_DATA FOR REVIEW_
•••
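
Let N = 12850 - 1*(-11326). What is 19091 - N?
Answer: -5085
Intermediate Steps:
N = 24176 (N = 12850 + 11326 = 24176)
19091 - N = 19091 - 1*24176 = 19091 - 24176 = -5085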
•••
_INSTRUCTIONS TO FOLLOW_
Your reply should consist of all the records, set down exactly.

_OUTPUT BELOW_
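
Let N = 12850 - 1*(-11326). What is 19091 - N?
Answer: -5085
Intermediate Steps:
N = 24176 (N = 12850 + 11326 = 24176)
19091 - N = 19091 - 1*24176 = 19091 - 24176 = -5085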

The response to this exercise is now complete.